**Your task**
Print all entries precisely as they are written.

-------- Material for the task --------

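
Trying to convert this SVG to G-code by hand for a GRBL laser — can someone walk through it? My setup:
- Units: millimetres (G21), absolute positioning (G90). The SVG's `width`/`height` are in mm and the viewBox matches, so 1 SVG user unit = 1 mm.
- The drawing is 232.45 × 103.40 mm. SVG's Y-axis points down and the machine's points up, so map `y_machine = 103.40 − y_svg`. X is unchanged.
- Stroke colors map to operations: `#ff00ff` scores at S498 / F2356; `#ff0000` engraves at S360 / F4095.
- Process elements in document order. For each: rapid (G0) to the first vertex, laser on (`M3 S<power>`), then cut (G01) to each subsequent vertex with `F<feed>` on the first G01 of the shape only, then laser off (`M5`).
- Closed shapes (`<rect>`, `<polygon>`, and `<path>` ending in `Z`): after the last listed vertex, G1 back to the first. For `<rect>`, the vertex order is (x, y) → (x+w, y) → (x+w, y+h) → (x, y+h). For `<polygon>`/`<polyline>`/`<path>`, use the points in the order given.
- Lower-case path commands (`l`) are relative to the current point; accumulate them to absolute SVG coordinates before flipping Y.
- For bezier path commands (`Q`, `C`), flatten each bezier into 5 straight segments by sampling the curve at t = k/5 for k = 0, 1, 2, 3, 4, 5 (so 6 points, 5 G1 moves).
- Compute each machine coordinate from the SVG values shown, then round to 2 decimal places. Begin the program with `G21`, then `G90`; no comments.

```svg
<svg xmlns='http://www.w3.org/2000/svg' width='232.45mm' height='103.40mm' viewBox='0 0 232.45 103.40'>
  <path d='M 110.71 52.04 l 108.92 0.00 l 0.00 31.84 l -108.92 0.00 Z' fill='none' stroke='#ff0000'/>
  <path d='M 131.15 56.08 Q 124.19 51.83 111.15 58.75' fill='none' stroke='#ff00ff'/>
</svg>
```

viewBox `0 0 232.45 103.40` with mm width/height → 1 unit = 1 mm. Flip: y_m = 103.40 − y_svg.

**Shape 1** — `<path>` rectangle, stroke `#ff0000` → engrave (S360, F4095). Machine vertices: (110.71,51.36) → (219.63,51.36) → (219.63,19.52) → (110.71,19.52) → (110.71,51.36). Closed: final G1 returns to the first vertex.

**Shape 2** — `<path>` quadratic bezier, stroke `#ff00ff` → score (S498, F2356). Control points (SVG): P0=(131.15,56.08), P1=(124.19,51.83), P2=(111.15,58.75); sampled at t=k/5. Machine vertices: (131.15,47.32) → (128.12,48.57) → (124.61,48.93) → (120.61,48.40) → (116.12,46.97) → (111.15,44.65). Open path.

G21
G90
G0 X110.71 Y51.36
M3 S360
G01 X219.63 Y51.36 F4095
G01 X219.63 Y19.52
G01 X110.71 Y19.52
G01 X110.71 Y51.36
M5
G0 X131.15 Y47.32
M3 S498
G01 X128.12 Y48.57 F2356
G01 X124.61 Y48.93
G01 X120.61 Y48.40
G01 X116.12 Y46.97
G01 X111.15 Y44.65
M5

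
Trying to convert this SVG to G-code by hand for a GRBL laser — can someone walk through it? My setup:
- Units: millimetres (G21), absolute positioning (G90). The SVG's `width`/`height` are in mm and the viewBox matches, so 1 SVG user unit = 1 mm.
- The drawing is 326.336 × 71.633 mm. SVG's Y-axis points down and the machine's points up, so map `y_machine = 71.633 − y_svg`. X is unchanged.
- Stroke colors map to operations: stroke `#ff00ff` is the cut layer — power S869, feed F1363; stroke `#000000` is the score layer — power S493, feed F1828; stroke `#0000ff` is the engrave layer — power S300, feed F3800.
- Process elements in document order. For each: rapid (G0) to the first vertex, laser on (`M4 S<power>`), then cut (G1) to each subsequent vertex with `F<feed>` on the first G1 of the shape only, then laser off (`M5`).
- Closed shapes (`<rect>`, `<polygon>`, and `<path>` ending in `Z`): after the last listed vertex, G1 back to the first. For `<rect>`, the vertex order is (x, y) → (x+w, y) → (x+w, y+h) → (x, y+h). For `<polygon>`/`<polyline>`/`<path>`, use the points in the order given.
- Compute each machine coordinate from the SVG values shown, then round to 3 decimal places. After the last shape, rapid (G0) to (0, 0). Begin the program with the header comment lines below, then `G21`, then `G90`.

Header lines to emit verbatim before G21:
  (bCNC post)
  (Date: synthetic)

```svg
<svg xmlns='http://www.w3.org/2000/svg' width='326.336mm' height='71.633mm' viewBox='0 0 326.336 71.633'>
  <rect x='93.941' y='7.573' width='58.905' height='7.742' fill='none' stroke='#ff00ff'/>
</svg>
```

(bCNC post)
(Date: synthetic)
G21
G90
G0 X93.941 Y64.060
M4 S869
G1 X152.846 Y64.060 F1363
G1 X152.846 Y56.318
G1 X93.941 Y56.318
G1 X93.941 Y64.060
M5
G0 X0.000 Y0.000

viewBox `0 0 326.336 71.633` with mm width/height → 1 unit = 1 mm. Flip: y_m = 71.633 − y_svg.

**Shape 1** — `<rect>` rectangle, stroke `#ff00ff` → cut (S869, F1363). Machine vertices: (93.941,64.060) → (152.846,64.060) → (152.846,56.318) → (93.941,56.318) → (93.941,64.060). Closed: final G1 returns to the first vertex.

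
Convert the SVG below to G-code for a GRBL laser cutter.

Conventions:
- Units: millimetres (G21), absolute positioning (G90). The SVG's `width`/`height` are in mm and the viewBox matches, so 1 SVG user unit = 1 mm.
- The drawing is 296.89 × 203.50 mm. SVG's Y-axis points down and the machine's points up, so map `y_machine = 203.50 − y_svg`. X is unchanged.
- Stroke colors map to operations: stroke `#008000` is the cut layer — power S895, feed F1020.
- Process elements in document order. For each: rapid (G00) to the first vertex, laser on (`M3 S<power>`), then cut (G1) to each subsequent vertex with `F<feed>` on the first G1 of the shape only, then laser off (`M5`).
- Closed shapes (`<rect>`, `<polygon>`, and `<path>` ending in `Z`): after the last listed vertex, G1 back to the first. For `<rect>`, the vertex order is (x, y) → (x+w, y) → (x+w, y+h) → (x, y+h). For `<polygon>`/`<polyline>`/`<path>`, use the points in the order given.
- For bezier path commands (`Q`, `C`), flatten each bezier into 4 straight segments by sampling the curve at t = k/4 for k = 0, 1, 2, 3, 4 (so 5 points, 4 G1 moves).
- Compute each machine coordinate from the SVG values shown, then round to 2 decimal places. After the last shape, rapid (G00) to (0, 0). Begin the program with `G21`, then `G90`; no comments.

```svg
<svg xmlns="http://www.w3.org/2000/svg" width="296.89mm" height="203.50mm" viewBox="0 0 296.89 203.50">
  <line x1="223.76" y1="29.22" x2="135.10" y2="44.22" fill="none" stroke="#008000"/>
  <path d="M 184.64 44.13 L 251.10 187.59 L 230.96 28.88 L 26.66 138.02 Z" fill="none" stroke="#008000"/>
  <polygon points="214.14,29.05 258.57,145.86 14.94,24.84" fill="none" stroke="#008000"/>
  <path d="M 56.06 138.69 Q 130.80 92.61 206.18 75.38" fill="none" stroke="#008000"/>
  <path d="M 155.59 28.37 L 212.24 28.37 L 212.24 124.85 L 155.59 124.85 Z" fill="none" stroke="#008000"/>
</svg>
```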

--------

**Exercise output**
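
Trying to convert this SVG to G-code by hand for a GRBL laser — can someone walk through it? My setup:
- Units: millimetres (G21), absolute positioning (G90). The SVG's `width`/`height` are in mm and the viewBox matches, so 1 SVG user unit = 1 mm.
- The drawing is 232.45 × 103.40 mm. SVG's Y-axis points down and the machine's points up, so map `y_machine = 103.40 − y_svg`. X is unchanged.
- Stroke colors map to operations: `#ff00ff` scores at S498 / F2356; `#ff0000` engraves at S360 / F4095.
- Process elements in document order. For each: rapid (G0) to the first vertex, laser on (`M3 S<power>`), then cut (G01) to each subsequent vertex with `F<feed>` on the first G01 of the shape only, then laser off (`M5`).
- Closed shapes (`<rect>`, `<polygon>`, and `<path>` ending in `Z`): after the last listed vertex, G1 back to the first. For `<rect>`, the vertex order is (x, y) → (x+w, y) → (x+w, y+h) → (x, y+h). For `<polygon>`/`<polyline>`/`<path>`, use the points in the order given.
- Lower-case path commands (`l`) are relative to the current point; accumulate them to absolute SVG coordinates before flipping Y.
- For bezier path commands (`Q`, `C`), flatten each bezier into 5 straight segments by sampling the curve at t = k/5 for k = 0, 1, 2, 3, 4, 5 (so 6 points, 5 G1 moves).
- Compute each machine coordinate from the SVG values shown, then round to 2 decimal places. Begin the program with `G21`, then `G90`; no comments.

```svg
<svg xmlns='http://www.w3.org/2000/svg' width='232.45mm' height='103.40mm' viewBox='0 0 232.45 103.40'>
  <path d='M 110.71 52.04 l 108.92 0.00 l 0.00 31.84 l -108.92 0.00 Z' fill='none' stroke='#ff0000'/>
  <path d='M 131.15 56.08 Q 124.19 51.83 111.15 58.75' fill='none' stroke='#ff00ff'/>
</svg>
```

viewBox `0 0 232.45 103.40` with mm width/height → 1 unit = 1 mm. Flip: y_m = 103.40 − y_svg.

**Shape 1** — `<path>` rectangle, stroke `#ff0000` → engrave (S360, F4095). Machine vertices: (110.71,51.36) → (219.63,51.36) → (219.63,19.52) → (110.71,19.52) → (110.71,51.36). Closed: final G1 returns to the first vertex.

**Shape 2** — `<path>` quadratic bezier, stroke `#ff00ff` → score (S498, F2356). Control points (SVG): P0=(131.15,56.08), P1=(124.19,51.83), P2=(111.15,58.75); sampled at t=k/5. Machine vertices: (131.15,47.32) → (128.12,48.57) → (124.61,48.93) → (120.61,48.40) → (116.12,46.97) → (111.15,44.65). Open path.

G21
G90
G0 X110.71 Y51.36
M3 S360
G01 X219.63 Y51.36 F4095
G01 X219.63 Y19.52
G01 X110.71 Y19.52
G01 X110.71 Y51.36
M5
G0 X131.15 Y47.32
M3 S498
G01 X128.12 Y48.57 F2356
G01 X124.61 Y48.93
G01 X120.61 Y48.40
G01 X116.12 Y46.97
G01 X111.15 Y44.65
M5

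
Trying to convert this SVG to G-code by hand for a GRBL laser — can someone walk through it? My setup:
- Units: millimetres (G21), absolute positioning (G90). The SVG's `width`/`height` are in mm and the viewBox matches, so 1 SVG user unit = 1 mm.
- The drawing is 326.336 × 71.633 mm. SVG's Y-axis points down and the machine's points up, so map `y_machine = 71.633 − y_svg`. X is unchanged.
- Stroke colors map to operations: stroke `#ff00ff` is the cut layer — power S869, feed F1363; stroke `#000000` is the score layer — power S493, feed F1828; stroke `#0000ff` is the engrave layer — power S300, feed F3800.
- Process elements in document order. For each: rapid (G0) to the first vertex, laser on (`M4 S<power>`), then cut (G1) to each subsequent vertex with `F<feed>` on the first G1 of the shape only, then laser off (`M5`).
- Closed shapes (`<rect>`, `<polygon>`, and `<path>` ending in `Z`): after the last listed vertex, G1 back to the first. For `<rect>`, the vertex order is (x, y) → (x+w, y) → (x+w, y+h) → (x, y+h). For `<polygon>`/`<polyline>`/`<path>`, use the points in the order given.
- Compute each machine coordinate from the SVG values shown, then round to 3 decimal places. After the last shape, rapid (G0) to (0, 0). Begin the program with the header comment lines below, then `G21`, then `G90`.

Header lines to emit verbatim before G21:
  (bCNC post)
  (Date: synthetic)

```svg
<svg xmlns='http://www.w3.org/2000/svg' width='326.336mm' height='71.633mm' viewBox='0 0 326.336 71.633'>
  <rect x='93.941' y='7.573' width='58.905' height='7.742' fill='none' stroke='#ff00ff'/>
</svg>
```

(bCNC post)
(Date: synthetic)
G21
G90
G0 X93.941 Y64.060
M4 S869
G1 X152.846 Y64.060 F1363
G1 X152.846 Y56.318
G1 X93.941 Y56.318
G1 X93.941 Y64.060
M5
G0 X0.000 Y0.000

viewBox `0 0 326.336 71.633` with mm width/height → 1 unit = 1 mm. Flip: y_m = 71.633 − y_svg.

**Shape 1** — `<rect>` rectangle, stroke `#ff00ff` → cut (S869, F1363). Machine vertices: (93.941,64.060) → (152.846,64.060) → (152.846,56.318) → (93.941,56.318) → (93.941,64.060). Closed: final G1 returns to the first vertex.

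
Convert the SVG below to G-code for a GRBL laser cutter.

Conventions:
- Units: millimetres (G21), absolute positioning (G90). The SVG's `width`/`height` are in mm and the viewBox matches, so 1 SVG user unit = 1 mm.
- The drawing is 296.89 × 203.50 mm. SVG's Y-axis points down and the machine's points up, so map `y_machine = 203.50 − y_svg`. X is unchanged.
- Stroke colors map to operations: stroke `#008000` is the cut layer — power S895, feed F1020.
- Process elements in document order. For each: rapid (G00) to the first vertex, laser on (`M3 S<power>`), then cut (G1) to each subsequent vertex with `F<feed>` on the first G1 of the shape only, then laser off (`M5`).
- Closed shapes (`<rect>`, `<polygon>`, and `<path>` ending in `Z`): after the last listed vertex, G1 back to the first. For `<rect>`, the vertex order is (x, y) → (x+w, y) → (x+w, y+h) → (x, y+h). For `<polygon>`/`<polyline>`/`<path>`, use the points in the order given.
- For bezier path commands (`Q`, `C`), flatten each bezier into 4 straight segments by sampling the curve at t = k/4 for k = 0, 1, 2, 3, 4 (so 5 points, 4 G1 moves).
- Compute each machine coordinate from the SVG values shown, then round to 2 decimal places. After the last shape, rapid (G00) to (0, 0). Begin the program with `G21`, then `G90`; no comments.

```svg
<svg xmlns="http://www.w3.org/2000/svg" width="296.89mm" height="203.50mm" viewBox="0 0 296.89 203.50">
  <line x1="223.76" y1="29.22" x2="135.10" y2="44.22" fill="none" stroke="#008000"/>
  <path d="M 184.64 44.13 L 251.10 187.59 L 230.96 28.88 L 26.66 138.02 Z" fill="none" stroke="#008000"/>
  <polygon points="214.14,29.05 258.57,145.86 14.94,24.84" fill="none" stroke="#008000"/>
  <path d="M 56.06 138.69 Q 130.80 92.61 206.18 75.38" fill="none" stroke="#008000"/>
  <path d="M 155.59 28.37 L 212.24 28.37 L 212.24 124.85 L 155.59 124.85 Z" fill="none" stroke="#008000"/>
</svg>
```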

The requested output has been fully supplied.